[[ AVAILABLE DATA, beginning ]]

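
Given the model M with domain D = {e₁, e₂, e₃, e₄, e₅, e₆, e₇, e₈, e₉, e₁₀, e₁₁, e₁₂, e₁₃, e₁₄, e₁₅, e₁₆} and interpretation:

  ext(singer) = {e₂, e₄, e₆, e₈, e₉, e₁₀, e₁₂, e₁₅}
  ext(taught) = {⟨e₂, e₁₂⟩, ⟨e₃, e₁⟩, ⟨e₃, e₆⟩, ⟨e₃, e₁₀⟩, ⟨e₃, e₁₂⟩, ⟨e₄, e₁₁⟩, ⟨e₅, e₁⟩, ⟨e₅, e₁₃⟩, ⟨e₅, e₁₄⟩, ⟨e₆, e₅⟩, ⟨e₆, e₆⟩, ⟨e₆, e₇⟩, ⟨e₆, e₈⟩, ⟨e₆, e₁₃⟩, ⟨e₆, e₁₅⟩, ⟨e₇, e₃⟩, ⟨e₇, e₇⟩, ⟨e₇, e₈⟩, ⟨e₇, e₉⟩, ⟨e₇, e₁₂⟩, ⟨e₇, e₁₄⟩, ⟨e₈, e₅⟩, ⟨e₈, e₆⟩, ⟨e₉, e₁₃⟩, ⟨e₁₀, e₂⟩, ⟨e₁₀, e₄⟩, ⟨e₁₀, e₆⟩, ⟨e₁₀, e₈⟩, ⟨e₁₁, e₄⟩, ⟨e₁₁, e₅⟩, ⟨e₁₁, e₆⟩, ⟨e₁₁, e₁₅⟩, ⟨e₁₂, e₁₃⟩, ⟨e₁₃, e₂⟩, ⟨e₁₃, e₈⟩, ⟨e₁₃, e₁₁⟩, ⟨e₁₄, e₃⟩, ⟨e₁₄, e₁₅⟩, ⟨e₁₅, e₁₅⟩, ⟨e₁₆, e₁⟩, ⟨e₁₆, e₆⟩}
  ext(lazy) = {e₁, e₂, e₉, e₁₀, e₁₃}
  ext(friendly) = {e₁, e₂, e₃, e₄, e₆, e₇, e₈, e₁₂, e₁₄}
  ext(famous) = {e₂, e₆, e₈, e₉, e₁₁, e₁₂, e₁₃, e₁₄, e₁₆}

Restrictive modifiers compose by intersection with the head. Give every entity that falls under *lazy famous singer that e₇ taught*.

⟦that e₇ taught⟧ = {x : ⟨e₇, x⟩ ∈ ⟦taught⟧} = {e₃, e₇, e₈, e₉, e₁₂, e₁₄}
⟦singer⟧ = {e₂, e₄, e₆, e₈, e₉, e₁₀, e₁₂, e₁₅}
… ∩ ⟦that e₇ taught⟧ = {e₂, e₄, e₆, e₈, e₉, e₁₀, e₁₂, e₁₅} ∩ {e₃, e₇, e₈, e₉, e₁₂, e₁₄} = {e₈, e₉, e₁₂}
… ∩ ⟦lazy⟧ = {e₈, e₉, e₁₂} ∩ {e₁, e₂, e₉, e₁₀, e₁₃} = {e₉}
… ∩ ⟦famous⟧ = {e₉} ∩ {e₂, e₆, e₈, e₉, e₁₁, e₁₂, e₁₃, e₁₄, e₁₆} = {e₉}
So ⟦lazy famous singer that e₇ taught⟧ = {e₉}.

{e₉}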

[[ AVAILABLE DATA, end ]]

Transcribe every record exactly, keeping each line as it is.

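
Given the model M with domain D = {e₁, e₂, e₃, e₄, e₅, e₆, e₇, e₈, e₉, e₁₀, e₁₁, e₁₂, e₁₃, e₁₄, e₁₅, e₁₆} and interpretation:

  ext(singer) = {e₂, e₄, e₆, e₈, e₉, e₁₀, e₁₂, e₁₅}
  ext(taught) = {⟨e₂, e₁₂⟩, ⟨e₃, e₁⟩, ⟨e₃, e₆⟩, ⟨e₃, e₁₀⟩, ⟨e₃, e₁₂⟩, ⟨e₄, e₁₁⟩, ⟨e₅, e₁⟩, ⟨e₅, e₁₃⟩, ⟨e₅, e₁₄⟩, ⟨e₆, e₅⟩, ⟨e₆, e₆⟩, ⟨e₆, e₇⟩, ⟨e₆, e₈⟩, ⟨e₆, e₁₃⟩, ⟨e₆, e₁₅⟩, ⟨e₇, e₃⟩, ⟨e₇, e₇⟩, ⟨e₇, e₈⟩, ⟨e₇, e₉⟩, ⟨e₇, e₁₂⟩, ⟨e₇, e₁₄⟩, ⟨e₈, e₅⟩, ⟨e₈, e₆⟩, ⟨e₉, e₁₃⟩, ⟨e₁₀, e₂⟩, ⟨e₁₀, e₄⟩, ⟨e₁₀, e₆⟩, ⟨e₁₀, e₈⟩, ⟨e₁₁, e₄⟩, ⟨e₁₁, e₅⟩, ⟨e₁₁, e₆⟩, ⟨e₁₁, e₁₅⟩, ⟨e₁₂, e₁₃⟩, ⟨e₁₃, e₂⟩, ⟨e₁₃, e₈⟩, ⟨e₁₃, e₁₁⟩, ⟨e₁₄, e₃⟩, ⟨e₁₄, e₁₅⟩, ⟨e₁₅, e₁₅⟩, ⟨e₁₆, e₁⟩, ⟨e₁₆, e₆⟩}
  ext(lazy) = {e₁, e₂, e₉, e₁₀, e₁₃}
  ext(friendly) = {e₁, e₂, e₃, e₄, e₆, e₇, e₈, e₁₂, e₁₄}
  ext(famous) = {e₂, e₆, e₈, e₉, e₁₁, e₁₂, e₁₃, e₁₄, e₁₆}

Restrictive modifiers compose by intersection with the head. Give every entity that falls under *lazy famous singer that e₇ taught*.

⟦that e₇ taught⟧ = {x : ⟨e₇, x⟩ ∈ ⟦taught⟧} = {e₃, e₇, e₈, e₉, e₁₂, e₁₄}
⟦singer⟧ = {e₂, e₄, e₆, e₈, e₉, e₁₀, e₁₂, e₁₅}
… ∩ ⟦that e₇ taught⟧ = {e₂, e₄, e₆, e₈, e₉, e₁₀, e₁₂, e₁₅} ∩ {e₃, e₇, e₈, e₉, e₁₂, e₁₄} = {e₈, e₉, e₁₂}
… ∩ ⟦lazy⟧ = {e₈, e₉, e₁₂} ∩ {e₁, e₂, e₉, e₁₀, e₁₃} = {e₉}
… ∩ ⟦famous⟧ = {e₉} ∩ {e₂, e₆, e₈, e₉, e₁₁, e₁₂, e₁₃, e₁₄, e₁₆} = {e₉}
So ⟦lazy famous singer that e₇ taught⟧ = {e₉}.

{e₉}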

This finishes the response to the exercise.